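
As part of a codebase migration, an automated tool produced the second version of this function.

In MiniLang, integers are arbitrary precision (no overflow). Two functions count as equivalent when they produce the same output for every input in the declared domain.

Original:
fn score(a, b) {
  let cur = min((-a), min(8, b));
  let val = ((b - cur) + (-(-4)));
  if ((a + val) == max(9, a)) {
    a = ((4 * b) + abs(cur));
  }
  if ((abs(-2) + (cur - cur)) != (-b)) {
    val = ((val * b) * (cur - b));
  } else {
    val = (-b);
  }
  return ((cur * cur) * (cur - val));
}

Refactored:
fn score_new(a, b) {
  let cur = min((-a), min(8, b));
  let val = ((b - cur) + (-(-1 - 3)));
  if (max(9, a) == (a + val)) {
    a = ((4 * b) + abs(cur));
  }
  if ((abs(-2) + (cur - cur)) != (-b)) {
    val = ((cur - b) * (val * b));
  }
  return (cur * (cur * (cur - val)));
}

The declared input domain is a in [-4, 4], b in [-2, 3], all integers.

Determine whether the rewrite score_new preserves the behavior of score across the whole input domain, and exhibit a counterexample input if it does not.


The rewrite breaks on a=-4, b=-2, where the results are -16 and -24.
score: cur becomes -2; next val becomes 4; next ((a + val) == max(9, a)) evaluates to false; next ((abs(-2) + (cur - cur)) != (-b)) evaluates to false; next val becomes 2; next final value -16
score_new: cur becomes -2; next val becomes 4; next (max(9, a) == (a + val)) evaluates to false; next ((abs(-2) + (cur - cur)) != (-b)) evaluates to false; next final value -24
verdict: not equivalent; witness: a=-4, b=-2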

- Your objective
Type out the material again exactly as presented.

- Output for this task
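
As part of a codebase migration, an automated tool produced the second version of this function.

In MiniLang, integers are arbitrary precision (no overflow). Two functions count as equivalent when they produce the same output for every input in the declared domain.

Original:
fn score(a, b) {
  let cur = min((-a), min(8, b));
  let val = ((b - cur) + (-(-4)));
  if ((a + val) == max(9, a)) {
    a = ((4 * b) + abs(cur));
  }
  if ((abs(-2) + (cur - cur)) != (-b)) {
    val = ((val * b) * (cur - b));
  } else {
    val = (-b);
  }
  return ((cur * cur) * (cur - val));
}

Refactored:
fn score_new(a, b) {
  let cur = min((-a), min(8, b));
  let val = ((b - cur) + (-(-1 - 3)));
  if (max(9, a) == (a + val)) {
    a = ((4 * b) + abs(cur));
  }
  if ((abs(-2) + (cur - cur)) != (-b)) {
    val = ((cur - b) * (val * b));
  }
  return (cur * (cur * (cur - val)));
}

The declared input domain is a in [-4, 4], b in [-2, 3], all integers.

Determine whether the rewrite score_new preserves the behavior of score across the whole input domain, and exhibit a counterexample input if it does not.


The rewrite breaks on a=-4, b=-2, where the results are -16 and -24.
score: cur becomes -2; next val becomes 4; next ((a + val) == max(9, a)) evaluates to false; next ((abs(-2) + (cur - cur)) != (-b)) evaluates to false; next val becomes 2; next final value -16
score_new: cur becomes -2; next val becomes 4; next (max(9, a) == (a + val)) evaluates to false; next ((abs(-2) + (cur - cur)) != (-b)) evaluates to false; next final value -24
verdict: not equivalent; witness: a=-4, b=-2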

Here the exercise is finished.